■ TASK DIRECTIONS ■
Your task is to return the span of lines beginning at the one with "A toy car on" and ending at the last line of the data, exactly as it stands.

Dataset entries
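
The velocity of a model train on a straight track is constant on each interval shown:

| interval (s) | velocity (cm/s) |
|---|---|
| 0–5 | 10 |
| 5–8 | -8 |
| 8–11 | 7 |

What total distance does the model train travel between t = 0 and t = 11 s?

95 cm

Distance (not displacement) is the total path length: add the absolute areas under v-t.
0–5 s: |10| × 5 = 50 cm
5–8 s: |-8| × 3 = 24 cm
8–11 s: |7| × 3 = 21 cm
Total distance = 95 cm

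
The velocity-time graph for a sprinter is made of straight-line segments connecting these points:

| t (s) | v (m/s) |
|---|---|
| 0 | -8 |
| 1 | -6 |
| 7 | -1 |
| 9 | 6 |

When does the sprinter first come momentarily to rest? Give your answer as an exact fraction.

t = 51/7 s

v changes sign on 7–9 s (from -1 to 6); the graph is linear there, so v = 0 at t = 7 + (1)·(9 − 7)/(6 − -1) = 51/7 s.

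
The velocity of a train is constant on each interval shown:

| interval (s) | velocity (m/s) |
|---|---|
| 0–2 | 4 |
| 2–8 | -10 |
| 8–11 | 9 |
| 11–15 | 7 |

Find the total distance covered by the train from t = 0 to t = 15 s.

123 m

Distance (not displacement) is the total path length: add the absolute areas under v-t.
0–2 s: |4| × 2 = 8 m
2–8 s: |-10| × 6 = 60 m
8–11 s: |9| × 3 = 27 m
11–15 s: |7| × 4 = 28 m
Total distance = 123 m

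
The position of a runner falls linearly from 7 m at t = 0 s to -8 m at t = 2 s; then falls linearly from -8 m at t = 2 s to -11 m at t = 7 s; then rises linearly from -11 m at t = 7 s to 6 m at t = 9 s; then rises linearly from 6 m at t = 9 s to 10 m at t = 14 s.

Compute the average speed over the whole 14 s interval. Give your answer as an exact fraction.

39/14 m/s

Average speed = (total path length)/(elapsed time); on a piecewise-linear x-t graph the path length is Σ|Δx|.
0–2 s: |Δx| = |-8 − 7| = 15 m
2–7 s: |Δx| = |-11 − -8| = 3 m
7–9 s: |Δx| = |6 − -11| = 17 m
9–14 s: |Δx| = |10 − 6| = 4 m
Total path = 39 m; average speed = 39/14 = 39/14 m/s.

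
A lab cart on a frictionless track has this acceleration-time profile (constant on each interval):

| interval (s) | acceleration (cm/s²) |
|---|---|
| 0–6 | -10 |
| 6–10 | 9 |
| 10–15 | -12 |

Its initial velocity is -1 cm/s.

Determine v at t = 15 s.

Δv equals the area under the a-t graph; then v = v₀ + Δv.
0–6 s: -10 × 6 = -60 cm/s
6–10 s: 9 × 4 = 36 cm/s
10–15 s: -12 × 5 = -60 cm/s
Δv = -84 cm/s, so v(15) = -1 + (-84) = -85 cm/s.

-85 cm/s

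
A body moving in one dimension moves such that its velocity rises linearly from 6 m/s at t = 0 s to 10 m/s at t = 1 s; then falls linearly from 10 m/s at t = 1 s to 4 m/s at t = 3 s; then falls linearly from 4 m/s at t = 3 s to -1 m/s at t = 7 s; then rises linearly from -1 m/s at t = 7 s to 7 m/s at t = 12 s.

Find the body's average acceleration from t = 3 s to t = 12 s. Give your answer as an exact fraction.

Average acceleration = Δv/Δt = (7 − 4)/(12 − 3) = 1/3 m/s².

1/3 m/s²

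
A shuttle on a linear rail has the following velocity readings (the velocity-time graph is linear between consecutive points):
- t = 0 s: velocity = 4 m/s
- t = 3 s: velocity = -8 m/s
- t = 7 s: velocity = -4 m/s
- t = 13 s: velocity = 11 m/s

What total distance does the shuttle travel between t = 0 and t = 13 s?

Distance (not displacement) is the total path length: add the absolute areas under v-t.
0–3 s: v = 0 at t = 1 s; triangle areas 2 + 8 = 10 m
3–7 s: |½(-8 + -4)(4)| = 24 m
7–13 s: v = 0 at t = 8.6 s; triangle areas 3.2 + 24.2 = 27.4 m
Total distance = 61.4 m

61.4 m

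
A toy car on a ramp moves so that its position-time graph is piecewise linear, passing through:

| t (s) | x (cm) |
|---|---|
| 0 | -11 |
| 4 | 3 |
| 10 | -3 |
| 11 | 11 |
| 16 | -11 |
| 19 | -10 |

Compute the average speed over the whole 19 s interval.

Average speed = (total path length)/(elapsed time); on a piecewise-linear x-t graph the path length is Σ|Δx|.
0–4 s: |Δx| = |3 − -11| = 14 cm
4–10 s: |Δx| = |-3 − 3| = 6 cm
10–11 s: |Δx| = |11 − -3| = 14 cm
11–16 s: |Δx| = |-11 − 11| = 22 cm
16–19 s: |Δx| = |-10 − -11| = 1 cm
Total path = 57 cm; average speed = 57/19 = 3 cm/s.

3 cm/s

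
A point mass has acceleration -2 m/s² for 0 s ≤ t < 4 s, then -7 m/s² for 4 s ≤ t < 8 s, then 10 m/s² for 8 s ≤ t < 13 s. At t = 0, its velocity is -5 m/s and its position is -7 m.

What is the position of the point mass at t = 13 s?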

■ WRITTEN RESPONSE ■
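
A toy car on a ramp moves so that its position-time graph is piecewise linear, passing through:

| t (s) | x (cm) |
|---|---|
| 0 | -11 |
| 4 | 3 |
| 10 | -3 |
| 11 | 11 |
| 16 | -11 |
| 19 | -10 |

Compute the average speed over the whole 19 s interval.

Average speed = (total path length)/(elapsed time); on a piecewise-linear x-t graph the path length is Σ|Δx|.
0–4 s: |Δx| = |3 − -11| = 14 cm
4–10 s: |Δx| = |-3 − 3| = 6 cm
10–11 s: |Δx| = |11 − -3| = 14 cm
11–16 s: |Δx| = |-11 − 11| = 22 cm
16–19 s: |Δx| = |-10 − -11| = 1 cm
Total path = 57 cm; average speed = 57/19 = 3 cm/s.

3 cm/s

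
A point mass has acceleration -2 m/s² for 0 s ≤ t < 4 s, then -7 m/s² for 4 s ≤ t < 8 s, then 10 m/s² for 8 s ≤ t < 13 s. At t = 0, its velocity is -5 m/s and its position is -7 m.

What is the position of the point mass at t = 13 s?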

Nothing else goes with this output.